Supplied material |
○ ○ ○ ○ ○ ○ ○
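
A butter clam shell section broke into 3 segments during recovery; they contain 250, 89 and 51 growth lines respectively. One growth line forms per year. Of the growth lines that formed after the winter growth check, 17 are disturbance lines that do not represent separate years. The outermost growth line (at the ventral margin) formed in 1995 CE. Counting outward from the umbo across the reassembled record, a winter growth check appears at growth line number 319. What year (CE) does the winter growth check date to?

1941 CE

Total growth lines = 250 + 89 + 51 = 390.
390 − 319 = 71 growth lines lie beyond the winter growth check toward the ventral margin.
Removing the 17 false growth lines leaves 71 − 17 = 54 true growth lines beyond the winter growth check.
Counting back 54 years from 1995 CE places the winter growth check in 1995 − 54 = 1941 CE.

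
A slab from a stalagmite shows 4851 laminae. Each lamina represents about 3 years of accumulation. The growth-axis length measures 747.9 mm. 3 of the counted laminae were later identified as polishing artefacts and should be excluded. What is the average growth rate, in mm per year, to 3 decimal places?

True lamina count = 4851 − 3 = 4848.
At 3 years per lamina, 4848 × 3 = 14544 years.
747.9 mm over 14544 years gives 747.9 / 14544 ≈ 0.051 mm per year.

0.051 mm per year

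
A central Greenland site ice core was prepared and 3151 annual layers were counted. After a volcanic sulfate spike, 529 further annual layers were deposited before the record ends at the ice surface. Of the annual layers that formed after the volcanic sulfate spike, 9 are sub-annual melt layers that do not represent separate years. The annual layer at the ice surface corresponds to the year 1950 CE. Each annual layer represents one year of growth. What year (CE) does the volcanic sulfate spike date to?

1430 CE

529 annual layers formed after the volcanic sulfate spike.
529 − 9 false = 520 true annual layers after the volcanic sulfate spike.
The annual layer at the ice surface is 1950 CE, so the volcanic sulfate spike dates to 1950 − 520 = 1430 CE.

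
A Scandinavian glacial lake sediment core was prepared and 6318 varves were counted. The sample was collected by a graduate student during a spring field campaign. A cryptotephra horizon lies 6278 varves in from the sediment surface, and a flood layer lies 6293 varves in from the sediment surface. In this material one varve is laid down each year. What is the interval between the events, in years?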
○ ○ ○ ○ ○ ○ ○
How to complete this task |
Copy each line of the data above without altering a single character.

Answer space |
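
A butter clam shell section broke into 3 segments during recovery; they contain 250, 89 and 51 growth lines respectively. One growth line forms per year. Of the growth lines that formed after the winter growth check, 17 are disturbance lines that do not represent separate years. The outermost growth line (at the ventral margin) formed in 1995 CE. Counting outward from the umbo across the reassembled record, a winter growth check appears at growth line number 319. What year (CE) does the winter growth check date to?

1941 CE

Total growth lines = 250 + 89 + 51 = 390.
390 − 319 = 71 growth lines lie beyond the winter growth check toward the ventral margin.
Removing the 17 false growth lines leaves 71 − 17 = 54 true growth lines beyond the winter growth check.
Counting back 54 years from 1995 CE places the winter growth check in 1995 − 54 = 1941 CE.

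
A slab from a stalagmite shows 4851 laminae. Each lamina represents about 3 years of accumulation. The growth-axis length measures 747.9 mm. 3 of the counted laminae were later identified as polishing artefacts and should be excluded. What is the average growth rate, in mm per year, to 3 decimal places?

True lamina count = 4851 − 3 = 4848.
At 3 years per lamina, 4848 × 3 = 14544 years.
747.9 mm over 14544 years gives 747.9 / 14544 ≈ 0.051 mm per year.

0.051 mm per year

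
A central Greenland site ice core was prepared and 3151 annual layers were counted. After a volcanic sulfate spike, 529 further annual layers were deposited before the record ends at the ice surface. Of the annual layers that formed after the volcanic sulfate spike, 9 are sub-annual melt layers that do not represent separate years. The annual layer at the ice surface corresponds to the year 1950 CE. Each annual layer represents one year of growth. What year (CE) does the volcanic sulfate spike date to?

1430 CE

529 annual layers formed after the volcanic sulfate spike.
529 − 9 false = 520 true annual layers after the volcanic sulfate spike.
The annual layer at the ice surface is 1950 CE, so the volcanic sulfate spike dates to 1950 − 520 = 1430 CE.

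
A Scandinavian glacial lake sediment core was prepared and 6318 varves were counted. The sample was collected by a graduate student during a spring field campaign. A cryptotephra horizon lies 6278 varves in from the sediment surface, and a flood layer lies 6293 varves in from the sediment surface. In this material one varve is laid down each year. What is the interval between the events, in years?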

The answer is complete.